**TASK DETAILS**
Please repeat the listing in its entirety, without any alteration.

**MATERIAL PROVIDED**
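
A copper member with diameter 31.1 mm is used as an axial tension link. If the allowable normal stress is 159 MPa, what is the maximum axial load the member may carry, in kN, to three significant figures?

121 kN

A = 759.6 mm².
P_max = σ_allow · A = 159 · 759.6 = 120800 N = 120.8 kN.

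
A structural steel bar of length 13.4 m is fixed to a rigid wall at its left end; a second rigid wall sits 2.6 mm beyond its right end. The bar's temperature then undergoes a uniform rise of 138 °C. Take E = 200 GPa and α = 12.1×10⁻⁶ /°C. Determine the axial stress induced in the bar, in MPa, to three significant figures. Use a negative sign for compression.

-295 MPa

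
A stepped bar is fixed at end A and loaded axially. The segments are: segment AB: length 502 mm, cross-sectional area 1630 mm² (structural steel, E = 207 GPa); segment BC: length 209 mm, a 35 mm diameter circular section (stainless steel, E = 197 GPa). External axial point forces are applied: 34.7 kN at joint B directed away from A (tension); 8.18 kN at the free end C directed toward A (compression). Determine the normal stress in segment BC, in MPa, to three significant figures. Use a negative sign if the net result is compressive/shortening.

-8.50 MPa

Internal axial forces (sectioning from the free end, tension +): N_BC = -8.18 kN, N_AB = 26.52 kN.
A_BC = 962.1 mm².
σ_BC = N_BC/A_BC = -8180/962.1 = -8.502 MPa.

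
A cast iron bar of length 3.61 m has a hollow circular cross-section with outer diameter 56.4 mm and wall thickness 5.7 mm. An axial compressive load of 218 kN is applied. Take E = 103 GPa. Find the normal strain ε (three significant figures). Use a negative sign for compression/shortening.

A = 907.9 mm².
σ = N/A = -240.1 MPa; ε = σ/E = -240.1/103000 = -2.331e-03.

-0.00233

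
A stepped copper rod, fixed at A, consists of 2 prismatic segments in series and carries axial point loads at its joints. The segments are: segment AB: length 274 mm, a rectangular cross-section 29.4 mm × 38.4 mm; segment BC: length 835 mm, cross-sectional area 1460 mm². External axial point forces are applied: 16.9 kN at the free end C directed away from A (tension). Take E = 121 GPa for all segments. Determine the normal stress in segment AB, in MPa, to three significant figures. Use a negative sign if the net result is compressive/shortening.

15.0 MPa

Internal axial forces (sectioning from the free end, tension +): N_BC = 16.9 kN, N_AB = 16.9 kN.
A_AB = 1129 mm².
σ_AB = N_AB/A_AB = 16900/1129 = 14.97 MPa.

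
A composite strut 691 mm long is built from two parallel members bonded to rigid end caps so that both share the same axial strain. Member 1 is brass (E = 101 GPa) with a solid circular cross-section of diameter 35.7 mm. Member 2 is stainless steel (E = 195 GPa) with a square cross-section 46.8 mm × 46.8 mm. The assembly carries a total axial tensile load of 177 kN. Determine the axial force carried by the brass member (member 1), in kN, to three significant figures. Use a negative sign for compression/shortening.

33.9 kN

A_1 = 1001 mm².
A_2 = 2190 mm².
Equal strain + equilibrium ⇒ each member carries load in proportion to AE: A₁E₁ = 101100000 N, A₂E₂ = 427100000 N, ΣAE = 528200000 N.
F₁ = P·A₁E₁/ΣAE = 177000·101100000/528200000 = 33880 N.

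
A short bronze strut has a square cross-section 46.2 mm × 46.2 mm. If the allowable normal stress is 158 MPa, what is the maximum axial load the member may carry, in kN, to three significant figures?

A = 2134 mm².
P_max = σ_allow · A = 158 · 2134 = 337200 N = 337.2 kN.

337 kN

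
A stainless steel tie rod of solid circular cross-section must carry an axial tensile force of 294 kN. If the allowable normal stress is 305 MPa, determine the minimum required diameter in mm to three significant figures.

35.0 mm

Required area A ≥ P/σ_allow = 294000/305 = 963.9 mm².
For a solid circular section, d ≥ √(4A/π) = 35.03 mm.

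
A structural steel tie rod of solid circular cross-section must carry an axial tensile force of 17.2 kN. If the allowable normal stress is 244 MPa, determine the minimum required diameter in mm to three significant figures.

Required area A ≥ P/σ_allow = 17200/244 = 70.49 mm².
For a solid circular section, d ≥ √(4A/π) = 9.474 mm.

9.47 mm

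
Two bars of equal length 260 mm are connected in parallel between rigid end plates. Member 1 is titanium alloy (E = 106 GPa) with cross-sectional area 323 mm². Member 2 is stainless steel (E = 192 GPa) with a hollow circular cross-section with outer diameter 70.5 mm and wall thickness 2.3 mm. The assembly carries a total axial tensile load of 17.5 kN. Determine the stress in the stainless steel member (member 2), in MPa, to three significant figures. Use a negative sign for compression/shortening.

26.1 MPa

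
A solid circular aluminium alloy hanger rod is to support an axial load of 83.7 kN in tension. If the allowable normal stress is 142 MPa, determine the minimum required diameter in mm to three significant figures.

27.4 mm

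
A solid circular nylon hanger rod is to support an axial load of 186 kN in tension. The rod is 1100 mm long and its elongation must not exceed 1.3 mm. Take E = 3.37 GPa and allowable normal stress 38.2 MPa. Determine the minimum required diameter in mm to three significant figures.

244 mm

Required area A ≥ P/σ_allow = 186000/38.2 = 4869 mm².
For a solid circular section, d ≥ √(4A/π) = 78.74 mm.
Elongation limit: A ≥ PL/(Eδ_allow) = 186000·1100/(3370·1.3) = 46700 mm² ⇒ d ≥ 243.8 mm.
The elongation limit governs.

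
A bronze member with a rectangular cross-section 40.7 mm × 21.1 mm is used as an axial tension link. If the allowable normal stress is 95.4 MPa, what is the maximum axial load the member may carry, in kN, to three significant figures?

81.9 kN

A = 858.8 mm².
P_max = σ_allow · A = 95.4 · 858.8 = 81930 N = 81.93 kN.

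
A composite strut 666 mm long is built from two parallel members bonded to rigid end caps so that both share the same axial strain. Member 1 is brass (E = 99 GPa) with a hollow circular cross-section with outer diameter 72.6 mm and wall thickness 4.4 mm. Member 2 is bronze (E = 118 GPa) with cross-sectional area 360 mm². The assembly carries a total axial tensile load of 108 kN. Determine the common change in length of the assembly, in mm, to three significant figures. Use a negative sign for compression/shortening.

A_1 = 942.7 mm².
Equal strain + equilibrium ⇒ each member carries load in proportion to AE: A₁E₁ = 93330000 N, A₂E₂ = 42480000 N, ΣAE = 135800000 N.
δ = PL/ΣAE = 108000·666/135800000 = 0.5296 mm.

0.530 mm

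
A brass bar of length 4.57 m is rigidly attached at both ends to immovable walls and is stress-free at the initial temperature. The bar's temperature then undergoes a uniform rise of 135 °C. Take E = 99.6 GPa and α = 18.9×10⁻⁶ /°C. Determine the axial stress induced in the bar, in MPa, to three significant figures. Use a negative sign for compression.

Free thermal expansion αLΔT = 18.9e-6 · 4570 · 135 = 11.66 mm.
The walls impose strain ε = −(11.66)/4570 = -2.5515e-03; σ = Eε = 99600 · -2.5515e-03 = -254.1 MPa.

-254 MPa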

**ANSWER TO THE EXERCISE**
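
A copper member with diameter 31.1 mm is used as an axial tension link. If the allowable normal stress is 159 MPa, what is the maximum axial load the member may carry, in kN, to three significant figures?

121 kN

A = 759.6 mm².
P_max = σ_allow · A = 159 · 759.6 = 120800 N = 120.8 kN.

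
A structural steel bar of length 13.4 m is fixed to a rigid wall at its left end; a second rigid wall sits 2.6 mm beyond its right end. The bar's temperature then undergoes a uniform rise of 138 °C. Take E = 200 GPa and α = 12.1×10⁻⁶ /°C. Determine the axial stress induced in the bar, in MPa, to three significant figures. Use a negative sign for compression.

-295 MPa

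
A stepped bar is fixed at end A and loaded axially. The segments are: segment AB: length 502 mm, cross-sectional area 1630 mm² (structural steel, E = 207 GPa); segment BC: length 209 mm, a 35 mm diameter circular section (stainless steel, E = 197 GPa). External axial point forces are applied: 34.7 kN at joint B directed away from A (tension); 8.18 kN at the free end C directed toward A (compression). Determine the normal stress in segment BC, in MPa, to three significant figures. Use a negative sign if the net result is compressive/shortening.

-8.50 MPa

Internal axial forces (sectioning from the free end, tension +): N_BC = -8.18 kN, N_AB = 26.52 kN.
A_BC = 962.1 mm².
σ_BC = N_BC/A_BC = -8180/962.1 = -8.502 MPa.

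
A cast iron bar of length 3.61 m has a hollow circular cross-section with outer diameter 56.4 mm and wall thickness 5.7 mm. An axial compressive load of 218 kN is applied. Take E = 103 GPa. Find the normal strain ε (three significant figures). Use a negative sign for compression/shortening.

A = 907.9 mm².
σ = N/A = -240.1 MPa; ε = σ/E = -240.1/103000 = -2.331e-03.

-0.00233

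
A stepped copper rod, fixed at A, consists of 2 prismatic segments in series and carries axial point loads at its joints. The segments are: segment AB: length 274 mm, a rectangular cross-section 29.4 mm × 38.4 mm; segment BC: length 835 mm, cross-sectional area 1460 mm². External axial point forces are applied: 16.9 kN at the free end C directed away from A (tension). Take E = 121 GPa for all segments. Determine the normal stress in segment AB, in MPa, to three significant figures. Use a negative sign if the net result is compressive/shortening.

15.0 MPa

Internal axial forces (sectioning from the free end, tension +): N_BC = 16.9 kN, N_AB = 16.9 kN.
A_AB = 1129 mm².
σ_AB = N_AB/A_AB = 16900/1129 = 14.97 MPa.

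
A composite strut 691 mm long is built from two parallel members bonded to rigid end caps so that both share the same axial strain. Member 1 is brass (E = 101 GPa) with a solid circular cross-section of diameter 35.7 mm. Member 2 is stainless steel (E = 195 GPa) with a square cross-section 46.8 mm × 46.8 mm. The assembly carries a total axial tensile load of 177 kN. Determine the axial force carried by the brass member (member 1), in kN, to three significant figures. Use a negative sign for compression/shortening.

33.9 kN

A_1 = 1001 mm².
A_2 = 2190 mm².
Equal strain + equilibrium ⇒ each member carries load in proportion to AE: A₁E₁ = 101100000 N, A₂E₂ = 427100000 N, ΣAE = 528200000 N.
F₁ = P·A₁E₁/ΣAE = 177000·101100000/528200000 = 33880 N.

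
A short bronze strut has a square cross-section 46.2 mm × 46.2 mm. If the allowable normal stress is 158 MPa, what is the maximum axial load the member may carry, in kN, to three significant figures?

A = 2134 mm².
P_max = σ_allow · A = 158 · 2134 = 337200 N = 337.2 kN.

337 kN

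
A stainless steel tie rod of solid circular cross-section must carry an axial tensile force of 294 kN. If the allowable normal stress is 305 MPa, determine the minimum required diameter in mm to three significant figures.

35.0 mm

Required area A ≥ P/σ_allow = 294000/305 = 963.9 mm².
For a solid circular section, d ≥ √(4A/π) = 35.03 mm.

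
A structural steel tie rod of solid circular cross-section must carry an axial tensile force of 17.2 kN. If the allowable normal stress is 244 MPa, determine the minimum required diameter in mm to three significant figures.

Required area A ≥ P/σ_allow = 17200/244 = 70.49 mm².
For a solid circular section, d ≥ √(4A/π) = 9.474 mm.

9.47 mm

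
Two bars of equal length 260 mm are connected in parallel between rigid end plates. Member 1 is titanium alloy (E = 106 GPa) with cross-sectional area 323 mm². Member 2 is stainless steel (E = 192 GPa) with a hollow circular cross-section with outer diameter 70.5 mm and wall thickness 2.3 mm. The assembly carries a total axial tensile load of 17.5 kN. Determine the stress in the stainless steel member (member 2), in MPa, to three significant figures. Use a negative sign for compression/shortening.

26.1 MPa

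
A solid circular aluminium alloy hanger rod is to support an axial load of 83.7 kN in tension. If the allowable normal stress is 142 MPa, determine the minimum required diameter in mm to three significant figures.

27.4 mm

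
A solid circular nylon hanger rod is to support an axial load of 186 kN in tension. The rod is 1100 mm long and its elongation must not exceed 1.3 mm. Take E = 3.37 GPa and allowable normal stress 38.2 MPa. Determine the minimum required diameter in mm to three significant figures.

244 mm

Required area A ≥ P/σ_allow = 186000/38.2 = 4869 mm².
For a solid circular section, d ≥ √(4A/π) = 78.74 mm.
Elongation limit: A ≥ PL/(Eδ_allow) = 186000·1100/(3370·1.3) = 46700 mm² ⇒ d ≥ 243.8 mm.
The elongation limit governs.

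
A bronze member with a rectangular cross-section 40.7 mm × 21.1 mm is used as an axial tension link. If the allowable normal stress is 95.4 MPa, what is the maximum axial load the member may carry, in kN, to three significant figures?

81.9 kN

A = 858.8 mm².
P_max = σ_allow · A = 95.4 · 858.8 = 81930 N = 81.93 kN.

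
A composite strut 666 mm long is built from two parallel members bonded to rigid end caps so that both share the same axial strain. Member 1 is brass (E = 99 GPa) with a hollow circular cross-section with outer diameter 72.6 mm and wall thickness 4.4 mm. Member 2 is bronze (E = 118 GPa) with cross-sectional area 360 mm². The assembly carries a total axial tensile load of 108 kN. Determine the common change in length of the assembly, in mm, to three significant figures. Use a negative sign for compression/shortening.

A_1 = 942.7 mm².
Equal strain + equilibrium ⇒ each member carries load in proportion to AE: A₁E₁ = 93330000 N, A₂E₂ = 42480000 N, ΣAE = 135800000 N.
δ = PL/ΣAE = 108000·666/135800000 = 0.5296 mm.

0.530 mm

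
A brass bar of length 4.57 m is rigidly attached at both ends to immovable walls and is stress-free at the initial temperature. The bar's temperature then undergoes a uniform rise of 135 °C. Take E = 99.6 GPa and α = 18.9×10⁻⁶ /°C. Determine the axial stress induced in the bar, in MPa, to three significant figures. Use a negative sign for compression.

Free thermal expansion αLΔT = 18.9e-6 · 4570 · 135 = 11.66 mm.
The walls impose strain ε = −(11.66)/4570 = -2.5515e-03; σ = Eε = 99600 · -2.5515e-03 = -254.1 MPa.

-254 MPa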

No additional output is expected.